* **Task to carry out**: The records below must be transcribed exactly.

========

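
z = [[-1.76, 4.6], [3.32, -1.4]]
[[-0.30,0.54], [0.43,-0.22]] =z @ [[0.12,-0.02], [-0.02,0.11]]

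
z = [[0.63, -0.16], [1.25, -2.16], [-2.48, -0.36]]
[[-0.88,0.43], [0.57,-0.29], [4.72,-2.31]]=z@[[-1.72, 0.84], [-1.26, 0.62]]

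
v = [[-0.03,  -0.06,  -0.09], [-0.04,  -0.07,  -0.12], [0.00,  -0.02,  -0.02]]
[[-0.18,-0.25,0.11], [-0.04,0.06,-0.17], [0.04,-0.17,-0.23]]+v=[[-0.21,-0.31,0.02], [-0.08,-0.01,-0.29], [0.04,-0.19,-0.25]]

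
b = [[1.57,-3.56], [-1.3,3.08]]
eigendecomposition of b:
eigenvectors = [[-0.92, 0.76], [-0.39, -0.65]]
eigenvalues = [0.05, 4.6]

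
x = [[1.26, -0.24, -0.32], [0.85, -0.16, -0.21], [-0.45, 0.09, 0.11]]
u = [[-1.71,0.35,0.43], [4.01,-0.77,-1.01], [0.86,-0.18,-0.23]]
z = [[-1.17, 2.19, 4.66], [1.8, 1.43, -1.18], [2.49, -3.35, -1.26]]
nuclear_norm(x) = 1.67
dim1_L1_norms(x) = [1.82, 1.22, 0.65]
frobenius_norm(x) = 1.66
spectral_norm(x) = 1.66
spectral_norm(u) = 4.66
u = z @ x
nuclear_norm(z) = 11.40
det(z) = -39.43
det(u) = 0.00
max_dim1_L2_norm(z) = 5.28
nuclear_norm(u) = 4.70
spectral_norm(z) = 6.38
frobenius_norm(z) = 7.32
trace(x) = 1.21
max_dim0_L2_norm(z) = 4.97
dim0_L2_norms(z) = [3.29, 4.25, 4.97]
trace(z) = -1.00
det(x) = -0.00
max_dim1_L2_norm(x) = 1.32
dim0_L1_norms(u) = [6.58, 1.3, 1.67]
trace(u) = -2.71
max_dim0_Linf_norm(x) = 1.26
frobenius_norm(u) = 4.66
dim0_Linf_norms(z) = [2.49, 3.35, 4.66]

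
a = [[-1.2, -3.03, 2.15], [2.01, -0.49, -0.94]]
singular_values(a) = [4.01, 2.09]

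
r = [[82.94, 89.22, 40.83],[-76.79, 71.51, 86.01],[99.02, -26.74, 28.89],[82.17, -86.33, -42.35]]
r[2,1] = -26.74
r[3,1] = -86.33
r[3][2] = -42.35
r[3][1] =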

========

* **Your solution**:
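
z = [[-1.76, 4.6], [3.32, -1.4]]
[[-0.30,0.54], [0.43,-0.22]] =z @ [[0.12,-0.02], [-0.02,0.11]]

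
z = [[0.63, -0.16], [1.25, -2.16], [-2.48, -0.36]]
[[-0.88,0.43], [0.57,-0.29], [4.72,-2.31]]=z@[[-1.72, 0.84], [-1.26, 0.62]]

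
v = [[-0.03,  -0.06,  -0.09], [-0.04,  -0.07,  -0.12], [0.00,  -0.02,  -0.02]]
[[-0.18,-0.25,0.11], [-0.04,0.06,-0.17], [0.04,-0.17,-0.23]]+v=[[-0.21,-0.31,0.02], [-0.08,-0.01,-0.29], [0.04,-0.19,-0.25]]

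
b = [[1.57,-3.56], [-1.3,3.08]]
eigendecomposition of b:
eigenvectors = [[-0.92, 0.76], [-0.39, -0.65]]
eigenvalues = [0.05, 4.6]

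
x = [[1.26, -0.24, -0.32], [0.85, -0.16, -0.21], [-0.45, 0.09, 0.11]]
u = [[-1.71,0.35,0.43], [4.01,-0.77,-1.01], [0.86,-0.18,-0.23]]
z = [[-1.17, 2.19, 4.66], [1.8, 1.43, -1.18], [2.49, -3.35, -1.26]]
nuclear_norm(x) = 1.67
dim1_L1_norms(x) = [1.82, 1.22, 0.65]
frobenius_norm(x) = 1.66
spectral_norm(x) = 1.66
spectral_norm(u) = 4.66
u = z @ x
nuclear_norm(z) = 11.40
det(z) = -39.43
det(u) = 0.00
max_dim1_L2_norm(z) = 5.28
nuclear_norm(u) = 4.70
spectral_norm(z) = 6.38
frobenius_norm(z) = 7.32
trace(x) = 1.21
max_dim0_L2_norm(z) = 4.97
dim0_L2_norms(z) = [3.29, 4.25, 4.97]
trace(z) = -1.00
det(x) = -0.00
max_dim1_L2_norm(x) = 1.32
dim0_L1_norms(u) = [6.58, 1.3, 1.67]
trace(u) = -2.71
max_dim0_Linf_norm(x) = 1.26
frobenius_norm(u) = 4.66
dim0_Linf_norms(z) = [2.49, 3.35, 4.66]

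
a = [[-1.2, -3.03, 2.15], [2.01, -0.49, -0.94]]
singular_values(a) = [4.01, 2.09]

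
r = [[82.94, 89.22, 40.83],[-76.79, 71.51, 86.01],[99.02, -26.74, 28.89],[82.17, -86.33, -42.35]]
r[2,1] = -26.74
r[3,1] = -86.33
r[3][2] = -42.35
r[3][1] =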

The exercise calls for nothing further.